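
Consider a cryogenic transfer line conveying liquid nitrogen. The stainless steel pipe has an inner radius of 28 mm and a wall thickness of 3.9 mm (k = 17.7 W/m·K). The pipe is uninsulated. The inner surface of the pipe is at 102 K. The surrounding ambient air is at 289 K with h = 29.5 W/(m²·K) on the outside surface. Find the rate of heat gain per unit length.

Per-layer cylindrical resistances, series-summed:
R_stainless steel pipe wall = ln(31.9/28)/(2π×17.7×1) = 0.001173 K/W
R_outer film = 1/(h_o·2πr_oL) = 1/(29.5×2π×0.0319×1) = 0.1691 K/W
R_total = 0.1703 K/W
Q = ΔT/R_total = 187/0.1703

q′ ≈ 1100 W/m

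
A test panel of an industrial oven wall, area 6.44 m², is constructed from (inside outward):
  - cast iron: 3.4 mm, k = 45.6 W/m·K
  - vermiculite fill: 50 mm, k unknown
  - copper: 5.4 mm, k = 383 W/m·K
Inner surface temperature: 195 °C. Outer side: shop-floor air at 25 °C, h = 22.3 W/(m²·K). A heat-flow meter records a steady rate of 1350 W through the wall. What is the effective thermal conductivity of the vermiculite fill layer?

k ≈ 0.0653 W/(m·K)

Thermal resistances in series:
R_cast iron = L/(kA) = 0.0034/(45.6×6.44) = 1.158×10^-5 K/W
R_copper = L/(kA) = 0.0054/(383×6.44) = 2.189×10^-6 K/W
R_outer film = 1/(h_o·A) = 1/(22.3×6.44) = 0.006963 K/W
Sum of known resistances R_other = 0.006977 K/W
Total R = ΔT/Q = 170/1350 = 0.1259 K/W
R_vermiculite fill = R_total − R_other = 0.1189 K/W
k = L/(R·A) = 0.05/(0.1189×6.44)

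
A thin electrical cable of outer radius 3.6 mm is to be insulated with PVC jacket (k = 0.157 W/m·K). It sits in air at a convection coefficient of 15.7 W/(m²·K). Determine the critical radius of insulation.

For a cylinder r_cr = k/h = 0.157/15.7
r_cr = 10 mm; since the bare radius (3.6 mm) is below r_cr, adding a thin layer of insulation will *increase* heat loss.

r_cr ≈ 10 mm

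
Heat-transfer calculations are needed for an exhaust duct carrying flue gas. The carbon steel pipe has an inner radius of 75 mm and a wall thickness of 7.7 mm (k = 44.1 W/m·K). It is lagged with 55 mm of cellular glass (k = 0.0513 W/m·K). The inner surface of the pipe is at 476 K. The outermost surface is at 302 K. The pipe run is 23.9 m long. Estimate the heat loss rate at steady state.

Q ≈ 2630 W

Radial resistances (cylindrical: R_cond = ln(r_o/r_i)/(2πkL), R_conv = 1/(h·2πrL)):
R_carbon steel pipe wall = ln(82.7/75)/(2π×44.1×23.9) = 1.476×10^-5 K/W
R_cellular glass = ln(137.7/82.7)/(2π×0.0513×23.9) = 0.06618 K/W
R_total = 0.0662 K/W
Q = ΔT/R_total = 174/0.0662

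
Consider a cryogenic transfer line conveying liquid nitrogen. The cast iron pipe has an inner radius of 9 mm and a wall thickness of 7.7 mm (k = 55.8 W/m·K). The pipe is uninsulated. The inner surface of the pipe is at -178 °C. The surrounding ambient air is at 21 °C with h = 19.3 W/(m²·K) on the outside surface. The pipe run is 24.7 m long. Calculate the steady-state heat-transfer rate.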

------------------------------------------------

Every entry, from top to bottom, should be repeated word for word.

**Written response:**
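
Consider a cryogenic transfer line conveying liquid nitrogen. The stainless steel pipe has an inner radius of 28 mm and a wall thickness of 3.9 mm (k = 17.7 W/m·K). The pipe is uninsulated. The inner surface of the pipe is at 102 K. The surrounding ambient air is at 289 K with h = 29.5 W/(m²·K) on the outside surface. Find the rate of heat gain per unit length.

Per-layer cylindrical resistances, series-summed:
R_stainless steel pipe wall = ln(31.9/28)/(2π×17.7×1) = 0.001173 K/W
R_outer film = 1/(h_o·2πr_oL) = 1/(29.5×2π×0.0319×1) = 0.1691 K/W
R_total = 0.1703 K/W
Q = ΔT/R_total = 187/0.1703

q′ ≈ 1100 W/m

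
A test panel of an industrial oven wall, area 6.44 m², is constructed from (inside outward):
  - cast iron: 3.4 mm, k = 45.6 W/m·K
  - vermiculite fill: 50 mm, k unknown
  - copper: 5.4 mm, k = 383 W/m·K
Inner surface temperature: 195 °C. Outer side: shop-floor air at 25 °C, h = 22.3 W/(m²·K). A heat-flow meter records a steady rate of 1350 W through the wall. What is the effective thermal conductivity of the vermiculite fill layer?

k ≈ 0.0653 W/(m·K)

Thermal resistances in series:
R_cast iron = L/(kA) = 0.0034/(45.6×6.44) = 1.158×10^-5 K/W
R_copper = L/(kA) = 0.0054/(383×6.44) = 2.189×10^-6 K/W
R_outer film = 1/(h_o·A) = 1/(22.3×6.44) = 0.006963 K/W
Sum of known resistances R_other = 0.006977 K/W
Total R = ΔT/Q = 170/1350 = 0.1259 K/W
R_vermiculite fill = R_total − R_other = 0.1189 K/W
k = L/(R·A) = 0.05/(0.1189×6.44)

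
A thin electrical cable of outer radius 3.6 mm is to be insulated with PVC jacket (k = 0.157 W/m·K). It sits in air at a convection coefficient of 15.7 W/(m²·K). Determine the critical radius of insulation.

For a cylinder r_cr = k/h = 0.157/15.7
r_cr = 10 mm; since the bare radius (3.6 mm) is below r_cr, adding a thin layer of insulation will *increase* heat loss.

r_cr ≈ 10 mm

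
Heat-transfer calculations are needed for an exhaust duct carrying flue gas. The carbon steel pipe has an inner radius of 75 mm and a wall thickness of 7.7 mm (k = 44.1 W/m·K). It is lagged with 55 mm of cellular glass (k = 0.0513 W/m·K). The inner surface of the pipe is at 476 K. The outermost surface is at 302 K. The pipe run is 23.9 m long. Estimate the heat loss rate at steady state.

Q ≈ 2630 W

Radial resistances (cylindrical: R_cond = ln(r_o/r_i)/(2πkL), R_conv = 1/(h·2πrL)):
R_carbon steel pipe wall = ln(82.7/75)/(2π×44.1×23.9) = 1.476×10^-5 K/W
R_cellular glass = ln(137.7/82.7)/(2π×0.0513×23.9) = 0.06618 K/W
R_total = 0.0662 K/W
Q = ΔT/R_total = 174/0.0662

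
Consider a cryogenic transfer line conveying liquid nitrogen. The cast iron pipe has an inner radius of 9 mm and a wall thickness of 7.7 mm (k = 55.8 W/m·K). The pipe is uninsulated. The inner surface of the pipe is at -178 °C. The surrounding ambient air is at 21 °C with h = 19.3 W/(m²·K) on the outside surface. The pipe run is 24.7 m long. Calculate the steady-state heat-transfer rate.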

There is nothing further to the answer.